Data supplied:

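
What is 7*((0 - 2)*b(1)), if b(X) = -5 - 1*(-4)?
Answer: 14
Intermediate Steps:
b(X) = -1 (b(X) = -5 + 4 = -1)
7*((0 - 2)*b(1)) = 7*((0 - 2)*(-1)) = 7*(-2*(-1)) = 7*2 = 14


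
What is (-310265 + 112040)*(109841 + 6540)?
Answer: -23069623725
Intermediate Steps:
(-310265 + 112040)*(109841 + 6540) = -198225*116381 = -23069623725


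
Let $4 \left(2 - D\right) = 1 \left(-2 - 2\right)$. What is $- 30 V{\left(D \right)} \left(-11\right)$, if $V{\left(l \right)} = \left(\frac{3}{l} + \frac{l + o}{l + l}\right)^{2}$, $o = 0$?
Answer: $\frac{1485}{2} \approx 742.5$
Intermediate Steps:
$D = 3$ ($D = 2 - \frac{1 \left(-2 - 2\right)}{4} = 2 - \frac{1 \left(-4\right)}{4} = 2 - -1 = 2 + 1 = 3$)
$V{\left(l \right)} = \left(\frac{1}{2} + \frac{3}{l}\right)^{2}$ ($V{\left(l \right)} = \left(\frac{3}{l} + \frac{l + 0}{l + l}\right)^{2} = \left(\frac{3}{l} + \frac{l}{2 l}\right)^{2} = \left(\frac{3}{l} + l \frac{1}{2 l}\right)^{2} = \left(\frac{3}{l} + \frac{1}{2}\right)^{2} = \left(\frac{1}{2} + \frac{3}{l}\right)^{2}$)
$- 30 V{\left(D \right)} \left(-11\right) = - 30 \frac{\left(6 + 3\right)^{2}}{4 \cdot 9} \left(-11\right) = - 30 \cdot \frac{1}{4} \cdot \frac{1}{9} \cdot 9^{2} \left(-11\right) = - 30 \cdot \frac{1}{4} \cdot \frac{1}{9} \cdot 81 \left(-11\right) = \left(-30\right) \frac{9}{4} \left(-11\right) = \left(- \frac{135}{2}\right) \left(-11\right) = \frac{1485}{2}$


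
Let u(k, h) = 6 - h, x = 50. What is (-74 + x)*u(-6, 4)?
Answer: -48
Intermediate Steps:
(-74 + x)*u(-6, 4) = (-74 + 50)*(6 - 1*4) = -24*(6 - 4) = -24*2 = -48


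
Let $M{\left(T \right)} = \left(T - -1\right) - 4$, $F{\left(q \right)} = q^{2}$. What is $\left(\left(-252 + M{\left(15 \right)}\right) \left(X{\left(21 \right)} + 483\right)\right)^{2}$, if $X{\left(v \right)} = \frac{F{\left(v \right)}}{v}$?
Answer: $14631321600$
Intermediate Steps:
$X{\left(v \right)} = v$ ($X{\left(v \right)} = \frac{v^{2}}{v} = v$)
$M{\left(T \right)} = -3 + T$ ($M{\left(T \right)} = \left(T + 1\right) - 4 = \left(1 + T\right) - 4 = -3 + T$)
$\left(\left(-252 + M{\left(15 \right)}\right) \left(X{\left(21 \right)} + 483\right)\right)^{2} = \left(\left(-252 + \left(-3 + 15\right)\right) \left(21 + 483\right)\right)^{2} = \left(\left(-252 + 12\right) 504\right)^{2} = \left(\left(-240\right) 504\right)^{2} = \left(-120960\right)^{2} = 14631321600$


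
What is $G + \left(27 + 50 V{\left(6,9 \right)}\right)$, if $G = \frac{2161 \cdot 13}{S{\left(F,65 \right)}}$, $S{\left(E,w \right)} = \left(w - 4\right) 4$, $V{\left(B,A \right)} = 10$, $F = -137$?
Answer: $\frac{156681}{244} \approx 642.13$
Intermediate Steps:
$S{\left(E,w \right)} = -16 + 4 w$ ($S{\left(E,w \right)} = \left(-4 + w\right) 4 = -16 + 4 w$)
$G = \frac{28093}{244}$ ($G = \frac{2161 \cdot 13}{-16 + 4 \cdot 65} = \frac{28093}{-16 + 260} = \frac{28093}{244} \approx 115.14$)
$G + \left(27 + 50 V{\left(6,9 \right)}\right) = \frac{28093}{244} + \left(27 + 50 \cdot 10\right) = \frac{28093}{244} + \left(27 + 500\right) = \frac{28093}{244} + 527 = \frac{156681}{244}$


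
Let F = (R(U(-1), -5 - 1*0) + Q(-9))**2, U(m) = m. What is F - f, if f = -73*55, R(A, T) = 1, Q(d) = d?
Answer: 4079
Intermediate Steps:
f = -4015
F = 64 (F = (1 - 9)**2 = (-8)**2 = 64)
F - f = 64 - 1*(-4015) = 64 + 4015 = 4079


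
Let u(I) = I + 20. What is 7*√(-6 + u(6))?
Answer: 14*√5 ≈ 31.305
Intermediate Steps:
u(I) = 20 + I
7*√(-6 + u(6)) = 7*√(-6 + (20 + 6)) = 7*√(-6 + 26) = 7*√20 = 7*(2*√5) = 14*√5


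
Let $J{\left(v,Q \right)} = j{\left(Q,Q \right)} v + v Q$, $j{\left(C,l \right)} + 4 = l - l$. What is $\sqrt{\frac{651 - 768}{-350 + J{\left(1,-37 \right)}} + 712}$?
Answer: $\frac{\sqrt{108897019}}{391} \approx 26.689$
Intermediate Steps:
$j{\left(C,l \right)} = -4$ ($j{\left(C,l \right)} = -4 + \left(l - l\right) = -4 + 0 = -4$)
$J{\left(v,Q \right)} = - 4 v + Q v$ ($J{\left(v,Q \right)} = - 4 v + v Q = - 4 v + Q v$)
$\sqrt{\frac{651 - 768}{-350 + J{\left(1,-37 \right)}} + 712} = \sqrt{\frac{651 - 768}{-350 + 1 \left(-4 - 37\right)} + 712} = \sqrt{- \frac{117}{-350 + 1 \left(-41\right)} + 712} = \sqrt{- \frac{117}{-350 - 41} + 712} = \sqrt{- \frac{117}{-391} + 712} = \sqrt{\left(-117\right) \left(- \frac{1}{391}\right) + 712} = \sqrt{\frac{117}{391} + 712} = \sqrt{\frac{278509}{391}} = \frac{\sqrt{108897019}}{391}$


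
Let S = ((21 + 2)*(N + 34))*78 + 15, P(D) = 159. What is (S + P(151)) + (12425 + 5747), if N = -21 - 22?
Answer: 2200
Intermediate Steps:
N = -43
S = -16131 (S = ((21 + 2)*(-43 + 34))*78 + 15 = (23*(-9))*78 + 15 = -207*78 + 15 = -16146 + 15 = -16131)
(S + P(151)) + (12425 + 5747) = (-16131 + 159) + (12425 + 5747) = -15972 + 18172 = 2200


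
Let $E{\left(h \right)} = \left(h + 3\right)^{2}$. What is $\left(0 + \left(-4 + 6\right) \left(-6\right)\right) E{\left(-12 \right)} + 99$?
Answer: $-873$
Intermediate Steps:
$E{\left(h \right)} = \left(3 + h\right)^{2}$
$\left(0 + \left(-4 + 6\right) \left(-6\right)\right) E{\left(-12 \right)} + 99 = \left(0 + \left(-4 + 6\right) \left(-6\right)\right) \left(3 - 12\right)^{2} + 99 = \left(0 + 2 \left(-6\right)\right) \left(-9\right)^{2} + 99 = \left(0 - 12\right) 81 + 99 = \left(-12\right) 81 + 99 = -972 + 99 = -873$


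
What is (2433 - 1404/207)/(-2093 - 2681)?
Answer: -5073/9982 ≈ -0.50821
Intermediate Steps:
(2433 - 1404/207)/(-2093 - 2681) = (2433 - 1404*1/207)/(-4774) = (2433 - 156/23)*(-1/4774) = (55803/23)*(-1/4774) = -5073/9982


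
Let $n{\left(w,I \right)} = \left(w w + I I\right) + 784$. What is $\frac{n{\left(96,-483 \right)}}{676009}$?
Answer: $\frac{243289}{676009} \approx 0.35989$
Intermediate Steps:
$n{\left(w,I \right)} = 784 + I^{2} + w^{2}$ ($n{\left(w,I \right)} = \left(w^{2} + I^{2}\right) + 784 = \left(I^{2} + w^{2}\right) + 784 = 784 + I^{2} + w^{2}$)
$\frac{n{\left(96,-483 \right)}}{676009} = \frac{784 + \left(-483\right)^{2} + 96^{2}}{676009} = \left(784 + 233289 + 9216\right) \frac{1}{676009} = 243289 \cdot \frac{1}{676009} = \frac{243289}{676009}$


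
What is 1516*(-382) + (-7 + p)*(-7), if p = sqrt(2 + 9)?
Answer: -579063 - 7*sqrt(11) ≈ -5.7909e+5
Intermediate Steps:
p = sqrt(11) ≈ 3.3166
1516*(-382) + (-7 + p)*(-7) = 1516*(-382) + (-7 + sqrt(11))*(-7) = -579112 + (49 - 7*sqrt(11)) = -579063 - 7*sqrt(11)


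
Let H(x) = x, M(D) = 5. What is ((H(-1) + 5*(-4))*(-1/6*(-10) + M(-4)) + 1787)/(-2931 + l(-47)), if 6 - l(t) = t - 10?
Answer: -549/956 ≈ -0.57427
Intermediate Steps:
l(t) = 16 - t (l(t) = 6 - (t - 10) = 6 - (-10 + t) = 6 + (10 - t) = 16 - t)
((H(-1) + 5*(-4))*(-1/6*(-10) + M(-4)) + 1787)/(-2931 + l(-47)) = ((-1 + 5*(-4))*(-1/6*(-10) + 5) + 1787)/(-2931 + (16 - 1*(-47))) = ((-1 - 20)*(-1*1/6*(-10) + 5) + 1787)/(-2931 + (16 + 47)) = (-21*(-1/6*(-10) + 5) + 1787)/(-2931 + 63) = (-21*(5/3 + 5) + 1787)/(-2868) = (-21*20/3 + 1787)*(-1/2868) = (-140 + 1787)*(-1/2868) = 1647*(-1/2868) = -549/956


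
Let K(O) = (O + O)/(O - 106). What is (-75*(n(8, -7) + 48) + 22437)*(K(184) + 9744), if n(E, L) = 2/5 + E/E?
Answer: 2373968800/13 ≈ 1.8261e+8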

Your goal: Output only an exact transcription of the lines above from the one with "Answer: 2200" up to and including the one with "Answer: $-873$".

Solution to the exercise:
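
Answer: 2200
Intermediate Steps:
N = -43
S = -16131 (S = ((21 + 2)*(-43 + 34))*78 + 15 = (23*(-9))*78 + 15 = -207*78 + 15 = -16146 + 15 = -16131)
(S + P(151)) + (12425 + 5747) = (-16131 + 159) + (12425 + 5747) = -15972 + 18172 = 2200


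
Let $E{\left(h \right)} = \left(h + 3\right)^{2}$. What is $\left(0 + \left(-4 + 6\right) \left(-6\right)\right) E{\left(-12 \right)} + 99$?
Answer: $-873$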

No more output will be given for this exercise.